*What to work on*: Write all of the entries out again exactly.

Collected data:

—————

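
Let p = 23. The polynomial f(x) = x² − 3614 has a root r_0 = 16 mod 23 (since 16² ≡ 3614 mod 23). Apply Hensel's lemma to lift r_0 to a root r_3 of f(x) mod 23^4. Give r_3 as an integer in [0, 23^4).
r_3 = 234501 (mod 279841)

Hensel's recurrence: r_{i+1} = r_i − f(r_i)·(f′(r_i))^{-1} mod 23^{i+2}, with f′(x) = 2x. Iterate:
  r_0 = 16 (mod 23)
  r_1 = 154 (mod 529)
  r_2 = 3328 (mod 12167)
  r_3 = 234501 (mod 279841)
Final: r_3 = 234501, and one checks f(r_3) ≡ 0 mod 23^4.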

—————

*Answer space*:
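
Let p = 23. The polynomial f(x) = x² − 3614 has a root r_0 = 16 mod 23 (since 16² ≡ 3614 mod 23). Apply Hensel's lemma to lift r_0 to a root r_3 of f(x) mod 23^4. Give r_3 as an integer in [0, 23^4).
r_3 = 234501 (mod 279841)

Hensel's recurrence: r_{i+1} = r_i − f(r_i)·(f′(r_i))^{-1} mod 23^{i+2}, with f′(x) = 2x. Iterate:
  r_0 = 16 (mod 23)
  r_1 = 154 (mod 529)
  r_2 = 3328 (mod 12167)
  r_3 = 234501 (mod 279841)
Final: r_3 = 234501, and one checks f(r_3) ≡ 0 mod 23^4.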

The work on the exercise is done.